Task brief
Your task is to copy the lines of the data below from the line holding "In the key of" through the line holding "F minor: Db | Gdim | Bbm | F | C | Fm", inclusive, exactly and with nothing added.

Input records
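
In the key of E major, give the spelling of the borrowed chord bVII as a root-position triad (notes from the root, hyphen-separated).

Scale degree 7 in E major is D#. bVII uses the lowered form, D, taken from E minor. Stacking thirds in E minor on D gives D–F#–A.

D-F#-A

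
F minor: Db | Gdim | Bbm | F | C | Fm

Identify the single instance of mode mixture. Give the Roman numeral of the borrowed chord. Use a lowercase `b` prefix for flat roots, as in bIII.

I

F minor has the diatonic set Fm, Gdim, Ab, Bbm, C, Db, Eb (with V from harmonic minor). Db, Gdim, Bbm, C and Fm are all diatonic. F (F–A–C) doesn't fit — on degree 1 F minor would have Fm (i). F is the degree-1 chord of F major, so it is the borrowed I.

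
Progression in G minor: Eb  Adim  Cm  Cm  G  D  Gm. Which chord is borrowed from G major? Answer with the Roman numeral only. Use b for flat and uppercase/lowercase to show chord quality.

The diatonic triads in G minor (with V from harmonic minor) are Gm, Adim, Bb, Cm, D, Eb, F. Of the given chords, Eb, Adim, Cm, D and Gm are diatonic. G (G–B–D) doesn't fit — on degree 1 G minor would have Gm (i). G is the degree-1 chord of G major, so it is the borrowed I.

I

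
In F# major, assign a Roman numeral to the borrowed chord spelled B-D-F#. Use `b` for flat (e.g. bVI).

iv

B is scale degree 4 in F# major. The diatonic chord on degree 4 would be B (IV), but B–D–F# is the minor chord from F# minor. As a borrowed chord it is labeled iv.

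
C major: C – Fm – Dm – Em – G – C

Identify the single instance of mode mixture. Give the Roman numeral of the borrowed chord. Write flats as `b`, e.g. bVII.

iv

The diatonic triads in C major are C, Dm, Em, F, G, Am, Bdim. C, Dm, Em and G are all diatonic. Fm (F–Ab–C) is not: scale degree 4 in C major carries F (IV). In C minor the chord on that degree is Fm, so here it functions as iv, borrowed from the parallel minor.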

---

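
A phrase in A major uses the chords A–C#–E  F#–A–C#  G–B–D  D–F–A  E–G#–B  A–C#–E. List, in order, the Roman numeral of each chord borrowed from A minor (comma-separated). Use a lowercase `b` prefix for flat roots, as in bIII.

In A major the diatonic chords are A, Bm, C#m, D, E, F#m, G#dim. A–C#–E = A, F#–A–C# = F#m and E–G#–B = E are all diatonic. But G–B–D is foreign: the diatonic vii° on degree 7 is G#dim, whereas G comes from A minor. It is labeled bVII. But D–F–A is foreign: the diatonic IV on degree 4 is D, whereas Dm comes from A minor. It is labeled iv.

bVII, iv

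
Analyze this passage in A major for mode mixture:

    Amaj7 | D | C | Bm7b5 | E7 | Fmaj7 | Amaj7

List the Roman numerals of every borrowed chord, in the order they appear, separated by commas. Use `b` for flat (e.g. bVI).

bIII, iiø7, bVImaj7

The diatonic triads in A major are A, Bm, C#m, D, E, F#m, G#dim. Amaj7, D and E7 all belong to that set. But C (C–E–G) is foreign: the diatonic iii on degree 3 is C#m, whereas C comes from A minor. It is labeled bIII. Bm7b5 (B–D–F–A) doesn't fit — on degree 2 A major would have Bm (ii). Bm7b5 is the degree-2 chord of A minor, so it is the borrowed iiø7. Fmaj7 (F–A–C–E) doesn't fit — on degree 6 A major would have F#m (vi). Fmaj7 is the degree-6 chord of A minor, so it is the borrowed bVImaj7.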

Completed exercise
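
In the key of E major, give the spelling of the borrowed chord bVII as a root-position triad (notes from the root, hyphen-separated).

Scale degree 7 in E major is D#. bVII uses the lowered form, D, taken from E minor. Stacking thirds in E minor on D gives D–F#–A.

D-F#-A

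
F minor: Db | Gdim | Bbm | F | C | Fm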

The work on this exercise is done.